# [What you are asked to do]
Copy each line that includes the string "over" from the material into your answer.

---- Available records

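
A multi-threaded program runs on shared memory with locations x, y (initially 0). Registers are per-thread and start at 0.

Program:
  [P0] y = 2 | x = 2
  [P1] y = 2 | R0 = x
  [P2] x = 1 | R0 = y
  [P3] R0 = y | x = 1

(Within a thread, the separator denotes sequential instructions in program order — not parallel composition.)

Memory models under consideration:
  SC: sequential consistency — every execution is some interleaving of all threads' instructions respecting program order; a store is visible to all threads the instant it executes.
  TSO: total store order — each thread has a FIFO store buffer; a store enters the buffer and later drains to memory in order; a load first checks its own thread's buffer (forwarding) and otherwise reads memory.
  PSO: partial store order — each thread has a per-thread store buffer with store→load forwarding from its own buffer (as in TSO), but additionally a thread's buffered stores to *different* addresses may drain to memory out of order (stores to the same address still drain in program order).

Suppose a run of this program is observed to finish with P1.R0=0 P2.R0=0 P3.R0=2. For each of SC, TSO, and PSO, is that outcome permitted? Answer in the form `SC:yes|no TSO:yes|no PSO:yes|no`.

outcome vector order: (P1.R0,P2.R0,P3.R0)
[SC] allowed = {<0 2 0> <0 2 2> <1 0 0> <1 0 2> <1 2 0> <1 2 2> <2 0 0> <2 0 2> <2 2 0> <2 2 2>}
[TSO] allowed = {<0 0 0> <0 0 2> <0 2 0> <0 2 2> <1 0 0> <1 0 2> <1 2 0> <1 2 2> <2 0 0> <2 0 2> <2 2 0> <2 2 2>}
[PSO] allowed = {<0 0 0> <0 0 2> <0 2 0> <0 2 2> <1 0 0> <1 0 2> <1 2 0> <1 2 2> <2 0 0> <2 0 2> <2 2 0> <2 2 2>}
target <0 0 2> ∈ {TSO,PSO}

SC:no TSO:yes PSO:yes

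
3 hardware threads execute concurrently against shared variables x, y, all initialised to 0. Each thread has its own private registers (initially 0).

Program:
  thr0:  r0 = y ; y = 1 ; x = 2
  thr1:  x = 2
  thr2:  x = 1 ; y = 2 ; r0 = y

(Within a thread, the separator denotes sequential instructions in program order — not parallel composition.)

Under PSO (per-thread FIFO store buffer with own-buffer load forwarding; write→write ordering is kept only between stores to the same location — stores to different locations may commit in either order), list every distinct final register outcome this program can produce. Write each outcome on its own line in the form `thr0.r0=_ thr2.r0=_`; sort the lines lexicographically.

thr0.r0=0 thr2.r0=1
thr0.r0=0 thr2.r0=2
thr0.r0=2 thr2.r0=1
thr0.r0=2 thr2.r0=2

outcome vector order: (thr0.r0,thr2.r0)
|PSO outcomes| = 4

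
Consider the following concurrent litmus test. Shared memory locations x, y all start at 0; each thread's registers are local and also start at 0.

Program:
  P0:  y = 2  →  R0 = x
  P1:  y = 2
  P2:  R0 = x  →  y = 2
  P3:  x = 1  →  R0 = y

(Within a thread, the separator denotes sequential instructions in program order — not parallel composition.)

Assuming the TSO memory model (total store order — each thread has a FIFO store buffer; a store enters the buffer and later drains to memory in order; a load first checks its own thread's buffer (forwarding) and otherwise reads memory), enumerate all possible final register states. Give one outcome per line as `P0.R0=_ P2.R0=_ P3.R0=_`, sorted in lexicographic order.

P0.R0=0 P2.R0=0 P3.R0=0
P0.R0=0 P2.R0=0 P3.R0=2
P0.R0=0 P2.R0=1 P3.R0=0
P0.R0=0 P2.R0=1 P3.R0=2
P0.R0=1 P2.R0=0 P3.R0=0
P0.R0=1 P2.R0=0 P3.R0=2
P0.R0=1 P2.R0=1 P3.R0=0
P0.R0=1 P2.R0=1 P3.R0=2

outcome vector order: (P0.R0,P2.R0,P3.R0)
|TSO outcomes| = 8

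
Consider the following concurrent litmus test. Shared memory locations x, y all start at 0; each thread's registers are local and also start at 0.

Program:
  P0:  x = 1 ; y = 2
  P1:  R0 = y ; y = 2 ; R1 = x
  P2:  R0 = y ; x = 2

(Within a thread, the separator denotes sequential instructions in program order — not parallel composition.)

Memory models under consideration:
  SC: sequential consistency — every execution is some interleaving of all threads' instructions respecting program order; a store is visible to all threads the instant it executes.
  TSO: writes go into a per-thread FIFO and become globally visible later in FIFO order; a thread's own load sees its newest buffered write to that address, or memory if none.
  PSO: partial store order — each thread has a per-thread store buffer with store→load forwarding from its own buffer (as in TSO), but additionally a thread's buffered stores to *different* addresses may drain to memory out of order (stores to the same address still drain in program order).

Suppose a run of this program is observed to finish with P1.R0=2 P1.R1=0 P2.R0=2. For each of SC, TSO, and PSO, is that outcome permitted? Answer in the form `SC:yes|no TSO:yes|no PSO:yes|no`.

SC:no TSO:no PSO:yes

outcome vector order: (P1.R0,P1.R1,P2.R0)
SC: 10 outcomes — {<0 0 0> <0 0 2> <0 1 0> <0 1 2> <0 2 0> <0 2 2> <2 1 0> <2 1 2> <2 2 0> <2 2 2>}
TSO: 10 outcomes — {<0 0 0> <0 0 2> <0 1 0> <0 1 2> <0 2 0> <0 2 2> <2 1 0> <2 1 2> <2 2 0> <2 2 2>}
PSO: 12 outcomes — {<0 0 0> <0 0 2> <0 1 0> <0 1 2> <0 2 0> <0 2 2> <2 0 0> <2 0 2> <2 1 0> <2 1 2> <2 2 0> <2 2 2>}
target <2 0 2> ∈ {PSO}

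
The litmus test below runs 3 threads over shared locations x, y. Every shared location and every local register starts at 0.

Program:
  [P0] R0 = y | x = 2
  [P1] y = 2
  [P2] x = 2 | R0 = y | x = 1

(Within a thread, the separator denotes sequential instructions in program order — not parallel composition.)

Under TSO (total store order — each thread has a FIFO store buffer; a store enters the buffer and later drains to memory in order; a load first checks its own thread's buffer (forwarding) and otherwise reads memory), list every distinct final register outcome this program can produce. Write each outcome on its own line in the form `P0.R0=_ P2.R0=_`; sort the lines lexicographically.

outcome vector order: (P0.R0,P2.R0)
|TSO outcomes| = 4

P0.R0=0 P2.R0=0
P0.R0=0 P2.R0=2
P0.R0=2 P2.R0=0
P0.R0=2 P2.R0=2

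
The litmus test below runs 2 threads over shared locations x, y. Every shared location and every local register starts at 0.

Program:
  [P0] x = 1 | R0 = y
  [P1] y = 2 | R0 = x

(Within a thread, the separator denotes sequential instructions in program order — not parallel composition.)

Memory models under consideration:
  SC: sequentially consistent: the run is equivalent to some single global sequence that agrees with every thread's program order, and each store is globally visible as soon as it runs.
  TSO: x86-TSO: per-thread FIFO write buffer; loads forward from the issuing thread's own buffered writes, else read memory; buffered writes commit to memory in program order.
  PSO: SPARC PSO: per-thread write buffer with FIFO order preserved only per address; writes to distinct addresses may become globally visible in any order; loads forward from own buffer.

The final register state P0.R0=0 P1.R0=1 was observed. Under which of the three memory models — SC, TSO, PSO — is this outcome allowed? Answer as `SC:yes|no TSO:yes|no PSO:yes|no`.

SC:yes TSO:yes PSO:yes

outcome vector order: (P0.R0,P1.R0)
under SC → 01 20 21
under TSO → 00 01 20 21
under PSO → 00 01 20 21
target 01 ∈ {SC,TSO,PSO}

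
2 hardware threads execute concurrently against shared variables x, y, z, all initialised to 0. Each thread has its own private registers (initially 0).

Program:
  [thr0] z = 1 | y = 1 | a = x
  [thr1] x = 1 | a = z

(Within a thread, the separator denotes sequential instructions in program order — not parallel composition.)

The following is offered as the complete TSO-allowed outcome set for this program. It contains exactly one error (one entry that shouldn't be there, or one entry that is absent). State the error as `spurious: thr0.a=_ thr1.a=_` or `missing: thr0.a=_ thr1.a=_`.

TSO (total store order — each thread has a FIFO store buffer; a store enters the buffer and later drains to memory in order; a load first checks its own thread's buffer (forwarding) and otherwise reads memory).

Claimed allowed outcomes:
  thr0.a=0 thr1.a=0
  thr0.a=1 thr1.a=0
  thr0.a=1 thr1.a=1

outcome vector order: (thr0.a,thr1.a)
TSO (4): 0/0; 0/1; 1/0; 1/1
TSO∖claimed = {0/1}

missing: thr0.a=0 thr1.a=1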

--------

# [Answer]
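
The litmus test below runs 3 threads over shared locations x, y. Every shared location and every local register starts at 0.
The litmus test below runs 2 threads over shared locations x, y. Every shared location and every local register starts at 0.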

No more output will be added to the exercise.